Stored dataset items –
┌──

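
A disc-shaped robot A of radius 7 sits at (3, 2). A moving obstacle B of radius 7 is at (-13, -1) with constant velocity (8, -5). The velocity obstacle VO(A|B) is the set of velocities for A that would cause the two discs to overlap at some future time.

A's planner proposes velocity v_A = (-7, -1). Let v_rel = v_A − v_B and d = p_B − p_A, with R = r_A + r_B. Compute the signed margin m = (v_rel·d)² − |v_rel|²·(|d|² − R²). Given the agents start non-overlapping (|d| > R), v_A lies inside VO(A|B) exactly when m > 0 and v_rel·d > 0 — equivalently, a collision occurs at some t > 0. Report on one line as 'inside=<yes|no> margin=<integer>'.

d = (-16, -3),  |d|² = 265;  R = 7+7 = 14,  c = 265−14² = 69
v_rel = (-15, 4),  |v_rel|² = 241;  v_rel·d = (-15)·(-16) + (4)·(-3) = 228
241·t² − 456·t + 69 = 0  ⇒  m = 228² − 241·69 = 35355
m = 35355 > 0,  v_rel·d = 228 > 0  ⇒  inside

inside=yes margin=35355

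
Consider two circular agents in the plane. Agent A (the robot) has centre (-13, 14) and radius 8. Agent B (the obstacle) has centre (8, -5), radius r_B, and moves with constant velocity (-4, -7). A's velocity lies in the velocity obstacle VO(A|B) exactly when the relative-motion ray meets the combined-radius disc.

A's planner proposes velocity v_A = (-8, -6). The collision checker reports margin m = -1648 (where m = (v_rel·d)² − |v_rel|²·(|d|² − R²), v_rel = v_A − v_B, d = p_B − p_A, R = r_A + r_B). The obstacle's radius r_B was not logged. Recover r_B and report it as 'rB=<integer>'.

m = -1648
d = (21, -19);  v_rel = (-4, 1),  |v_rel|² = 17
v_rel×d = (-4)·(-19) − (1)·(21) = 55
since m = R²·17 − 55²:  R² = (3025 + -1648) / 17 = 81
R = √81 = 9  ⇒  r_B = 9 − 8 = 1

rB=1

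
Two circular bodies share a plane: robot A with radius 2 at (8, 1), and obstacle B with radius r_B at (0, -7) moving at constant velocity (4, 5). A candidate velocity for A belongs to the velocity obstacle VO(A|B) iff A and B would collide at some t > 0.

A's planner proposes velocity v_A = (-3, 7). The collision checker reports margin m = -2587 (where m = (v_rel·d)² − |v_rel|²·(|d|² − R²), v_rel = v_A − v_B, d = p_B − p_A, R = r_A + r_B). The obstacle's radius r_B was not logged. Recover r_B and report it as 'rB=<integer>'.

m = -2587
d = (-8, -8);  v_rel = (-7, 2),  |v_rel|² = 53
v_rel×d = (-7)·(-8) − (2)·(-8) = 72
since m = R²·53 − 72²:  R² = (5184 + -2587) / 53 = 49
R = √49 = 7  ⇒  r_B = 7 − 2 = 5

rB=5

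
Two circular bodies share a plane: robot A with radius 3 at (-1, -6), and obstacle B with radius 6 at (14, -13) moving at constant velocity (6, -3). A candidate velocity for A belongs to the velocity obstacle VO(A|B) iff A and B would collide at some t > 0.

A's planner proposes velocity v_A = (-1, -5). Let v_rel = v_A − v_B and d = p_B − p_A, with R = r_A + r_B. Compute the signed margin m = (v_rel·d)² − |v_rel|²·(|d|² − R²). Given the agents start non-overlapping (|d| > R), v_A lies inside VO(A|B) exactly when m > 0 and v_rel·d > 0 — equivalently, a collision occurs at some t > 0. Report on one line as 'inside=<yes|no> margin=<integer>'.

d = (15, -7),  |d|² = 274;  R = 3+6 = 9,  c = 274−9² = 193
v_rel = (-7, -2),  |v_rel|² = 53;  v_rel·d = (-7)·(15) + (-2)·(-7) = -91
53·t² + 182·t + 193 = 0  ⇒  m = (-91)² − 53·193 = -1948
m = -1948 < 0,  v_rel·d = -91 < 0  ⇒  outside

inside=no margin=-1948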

└──
┌──

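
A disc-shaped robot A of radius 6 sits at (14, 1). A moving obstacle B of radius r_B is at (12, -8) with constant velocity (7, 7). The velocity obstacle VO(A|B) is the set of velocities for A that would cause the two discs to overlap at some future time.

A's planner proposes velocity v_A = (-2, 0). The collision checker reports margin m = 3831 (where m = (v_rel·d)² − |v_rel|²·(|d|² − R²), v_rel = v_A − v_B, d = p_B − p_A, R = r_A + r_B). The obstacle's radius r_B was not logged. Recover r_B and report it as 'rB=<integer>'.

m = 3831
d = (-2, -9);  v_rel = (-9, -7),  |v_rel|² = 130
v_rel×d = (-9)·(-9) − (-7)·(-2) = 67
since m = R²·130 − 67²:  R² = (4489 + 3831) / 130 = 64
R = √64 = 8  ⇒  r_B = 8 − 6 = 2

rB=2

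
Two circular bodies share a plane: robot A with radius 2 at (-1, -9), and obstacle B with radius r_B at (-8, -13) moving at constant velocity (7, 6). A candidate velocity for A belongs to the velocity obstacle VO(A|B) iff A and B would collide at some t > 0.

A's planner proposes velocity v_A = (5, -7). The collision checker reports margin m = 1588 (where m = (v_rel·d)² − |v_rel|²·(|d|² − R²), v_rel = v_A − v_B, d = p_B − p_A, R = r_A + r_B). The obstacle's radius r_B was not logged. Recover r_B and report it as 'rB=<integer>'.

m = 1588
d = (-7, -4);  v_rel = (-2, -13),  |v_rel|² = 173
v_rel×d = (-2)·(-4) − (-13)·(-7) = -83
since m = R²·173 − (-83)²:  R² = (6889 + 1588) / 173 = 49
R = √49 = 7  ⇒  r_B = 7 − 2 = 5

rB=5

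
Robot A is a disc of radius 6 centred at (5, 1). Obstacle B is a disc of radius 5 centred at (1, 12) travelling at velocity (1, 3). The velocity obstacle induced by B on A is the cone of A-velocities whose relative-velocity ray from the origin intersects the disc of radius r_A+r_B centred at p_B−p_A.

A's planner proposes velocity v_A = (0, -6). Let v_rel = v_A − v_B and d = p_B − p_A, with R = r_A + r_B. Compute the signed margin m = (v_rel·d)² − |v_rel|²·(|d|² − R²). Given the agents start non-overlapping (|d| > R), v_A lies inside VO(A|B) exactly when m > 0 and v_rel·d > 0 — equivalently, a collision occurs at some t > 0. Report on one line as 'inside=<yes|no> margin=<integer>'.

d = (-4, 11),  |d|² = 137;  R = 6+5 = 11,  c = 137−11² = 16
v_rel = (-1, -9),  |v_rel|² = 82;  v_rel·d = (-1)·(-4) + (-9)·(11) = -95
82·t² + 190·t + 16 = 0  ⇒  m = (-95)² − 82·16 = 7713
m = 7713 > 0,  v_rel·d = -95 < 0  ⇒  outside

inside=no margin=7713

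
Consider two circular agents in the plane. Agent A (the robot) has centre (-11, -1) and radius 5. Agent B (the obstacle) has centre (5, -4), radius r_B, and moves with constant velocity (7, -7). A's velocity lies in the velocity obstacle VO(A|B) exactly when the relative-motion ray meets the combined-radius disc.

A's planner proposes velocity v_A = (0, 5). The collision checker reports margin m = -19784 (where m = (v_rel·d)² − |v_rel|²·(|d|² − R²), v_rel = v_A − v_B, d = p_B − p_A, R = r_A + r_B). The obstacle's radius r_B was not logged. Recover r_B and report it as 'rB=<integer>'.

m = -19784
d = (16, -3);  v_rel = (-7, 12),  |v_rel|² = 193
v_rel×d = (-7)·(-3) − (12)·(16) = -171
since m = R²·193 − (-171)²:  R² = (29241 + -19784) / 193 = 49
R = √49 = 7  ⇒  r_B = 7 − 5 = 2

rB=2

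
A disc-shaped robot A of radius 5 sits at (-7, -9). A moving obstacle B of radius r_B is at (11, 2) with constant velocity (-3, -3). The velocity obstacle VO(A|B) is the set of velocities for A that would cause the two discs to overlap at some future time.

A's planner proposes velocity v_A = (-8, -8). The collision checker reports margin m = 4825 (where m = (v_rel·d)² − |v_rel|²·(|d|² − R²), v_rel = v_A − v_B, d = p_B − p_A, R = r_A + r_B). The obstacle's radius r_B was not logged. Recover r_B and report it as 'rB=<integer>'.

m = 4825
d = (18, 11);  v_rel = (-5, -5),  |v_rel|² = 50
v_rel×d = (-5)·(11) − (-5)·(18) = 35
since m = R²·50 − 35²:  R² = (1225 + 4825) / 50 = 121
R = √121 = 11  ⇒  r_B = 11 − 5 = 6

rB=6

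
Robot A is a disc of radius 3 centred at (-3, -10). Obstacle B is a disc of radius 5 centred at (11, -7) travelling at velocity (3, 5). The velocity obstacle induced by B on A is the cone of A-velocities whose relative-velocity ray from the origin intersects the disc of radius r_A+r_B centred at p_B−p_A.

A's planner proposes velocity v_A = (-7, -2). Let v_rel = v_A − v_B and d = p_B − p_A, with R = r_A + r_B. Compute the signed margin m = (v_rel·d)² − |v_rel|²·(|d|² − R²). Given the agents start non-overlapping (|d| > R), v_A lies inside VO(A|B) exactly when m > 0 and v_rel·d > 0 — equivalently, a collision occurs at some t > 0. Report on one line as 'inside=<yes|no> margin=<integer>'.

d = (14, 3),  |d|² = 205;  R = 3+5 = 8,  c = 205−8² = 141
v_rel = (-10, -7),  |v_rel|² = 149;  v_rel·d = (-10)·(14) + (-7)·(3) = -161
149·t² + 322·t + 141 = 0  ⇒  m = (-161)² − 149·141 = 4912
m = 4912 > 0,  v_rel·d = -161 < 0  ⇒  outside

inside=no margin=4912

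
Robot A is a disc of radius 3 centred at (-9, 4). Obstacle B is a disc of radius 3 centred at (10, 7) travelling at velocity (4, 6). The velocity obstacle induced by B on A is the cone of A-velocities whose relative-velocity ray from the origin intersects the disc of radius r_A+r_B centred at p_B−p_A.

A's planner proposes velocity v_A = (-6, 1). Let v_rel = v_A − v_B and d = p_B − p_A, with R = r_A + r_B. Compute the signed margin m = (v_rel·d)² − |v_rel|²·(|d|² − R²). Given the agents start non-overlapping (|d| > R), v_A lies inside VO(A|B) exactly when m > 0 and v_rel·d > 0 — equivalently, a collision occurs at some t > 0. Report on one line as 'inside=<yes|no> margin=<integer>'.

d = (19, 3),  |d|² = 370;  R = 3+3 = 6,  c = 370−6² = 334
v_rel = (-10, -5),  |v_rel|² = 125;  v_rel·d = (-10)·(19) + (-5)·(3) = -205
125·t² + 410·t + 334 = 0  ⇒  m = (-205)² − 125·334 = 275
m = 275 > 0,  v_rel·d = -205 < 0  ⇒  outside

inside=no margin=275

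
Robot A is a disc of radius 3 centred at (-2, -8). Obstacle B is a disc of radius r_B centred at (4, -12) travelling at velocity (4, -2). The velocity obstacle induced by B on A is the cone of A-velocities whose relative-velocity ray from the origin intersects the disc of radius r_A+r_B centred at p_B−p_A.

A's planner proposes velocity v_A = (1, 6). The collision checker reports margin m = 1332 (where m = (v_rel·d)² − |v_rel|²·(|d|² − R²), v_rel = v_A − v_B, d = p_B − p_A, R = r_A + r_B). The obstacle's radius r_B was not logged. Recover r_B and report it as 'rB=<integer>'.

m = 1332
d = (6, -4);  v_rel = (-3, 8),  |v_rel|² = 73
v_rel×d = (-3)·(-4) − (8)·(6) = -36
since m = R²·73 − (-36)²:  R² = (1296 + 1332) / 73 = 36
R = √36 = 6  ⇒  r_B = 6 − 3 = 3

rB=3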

└──

WHAT YOU WILL DO – Of the entries above, repeat exactly the lines from the line with "at (-3, -10)." through the line with "(-9, 4). Obstacle", both of them included.

YOUR RESPONSE –
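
Robot A is a disc of radius 3 centred at (-3, -10). Obstacle B is a disc of radius 5 centred at (11, -7) travelling at velocity (3, 5). The velocity obstacle induced by B on A is the cone of A-velocities whose relative-velocity ray from the origin intersects the disc of radius r_A+r_B centred at p_B−p_A.

A's planner proposes velocity v_A = (-7, -2). Let v_rel = v_A − v_B and d = p_B − p_A, with R = r_A + r_B. Compute the signed margin m = (v_rel·d)² − |v_rel|²·(|d|² − R²). Given the agents start non-overlapping (|d| > R), v_A lies inside VO(A|B) exactly when m > 0 and v_rel·d > 0 — equivalently, a collision occurs at some t > 0. Report on one line as 'inside=<yes|no> margin=<integer>'.

d = (14, 3),  |d|² = 205;  R = 3+5 = 8,  c = 205−8² = 141
v_rel = (-10, -7),  |v_rel|² = 149;  v_rel·d = (-10)·(14) + (-7)·(3) = -161
149·t² + 322·t + 141 = 0  ⇒  m = (-161)² − 149·141 = 4912
m = 4912 > 0,  v_rel·d = -161 < 0  ⇒  outside

inside=no margin=4912

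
Robot A is a disc of radius 3 centred at (-9, 4). Obstacle B is a disc of radius 3 centred at (10, 7) travelling at velocity (4, 6). The velocity obstacle induced by B on A is the cone of A-velocities whose relative-velocity ray from the origin intersects the disc of radius r_A+r_B centred at p_B−p_A.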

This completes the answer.